[INPUT — start]

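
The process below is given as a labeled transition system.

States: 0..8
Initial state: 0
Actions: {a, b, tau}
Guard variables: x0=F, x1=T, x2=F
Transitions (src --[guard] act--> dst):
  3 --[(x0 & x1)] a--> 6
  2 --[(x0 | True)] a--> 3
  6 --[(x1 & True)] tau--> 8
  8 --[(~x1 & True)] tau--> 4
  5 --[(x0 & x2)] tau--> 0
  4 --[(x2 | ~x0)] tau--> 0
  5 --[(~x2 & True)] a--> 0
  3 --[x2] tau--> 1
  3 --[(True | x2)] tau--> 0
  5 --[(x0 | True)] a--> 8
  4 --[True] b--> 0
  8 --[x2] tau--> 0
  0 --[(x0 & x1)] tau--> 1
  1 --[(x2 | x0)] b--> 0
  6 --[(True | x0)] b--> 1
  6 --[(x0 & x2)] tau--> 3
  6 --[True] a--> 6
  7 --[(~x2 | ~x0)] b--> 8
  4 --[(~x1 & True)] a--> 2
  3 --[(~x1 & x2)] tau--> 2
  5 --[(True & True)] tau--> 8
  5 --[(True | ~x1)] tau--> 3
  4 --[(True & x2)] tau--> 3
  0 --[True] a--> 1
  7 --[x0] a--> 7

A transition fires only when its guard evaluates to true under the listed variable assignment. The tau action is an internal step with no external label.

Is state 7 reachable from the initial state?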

[INPUT — finish]

WHAT IS BEING ASKED: Each line of the material above must be retyped precisely.

ANSWER SECTION:
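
The process below is given as a labeled transition system.

States: 0..8
Initial state: 0
Actions: {a, b, tau}
Guard variables: x0=F, x1=T, x2=F
Transitions (src --[guard] act--> dst):
  3 --[(x0 & x1)] a--> 6
  2 --[(x0 | True)] a--> 3
  6 --[(x1 & True)] tau--> 8
  8 --[(~x1 & True)] tau--> 4
  5 --[(x0 & x2)] tau--> 0
  4 --[(x2 | ~x0)] tau--> 0
  5 --[(~x2 & True)] a--> 0
  3 --[x2] tau--> 1
  3 --[(True | x2)] tau--> 0
  5 --[(x0 | True)] a--> 8
  4 --[True] b--> 0
  8 --[x2] tau--> 0
  0 --[(x0 & x1)] tau--> 1
  1 --[(x2 | x0)] b--> 0
  6 --[(True | x0)] b--> 1
  6 --[(x0 & x2)] tau--> 3
  6 --[True] a--> 6
  7 --[(~x2 | ~x0)] b--> 8
  4 --[(~x1 & True)] a--> 2
  3 --[(~x1 & x2)] tau--> 2
  5 --[(True & True)] tau--> 8
  5 --[(True | ~x1)] tau--> 3
  4 --[(True & x2)] tau--> 3
  0 --[True] a--> 1
  7 --[x0] a--> 7

A transition fires only when its guard evaluates to true under the listed variable assignment. The tau action is an internal step with no external label.

Is state 7 reachable from the initial state?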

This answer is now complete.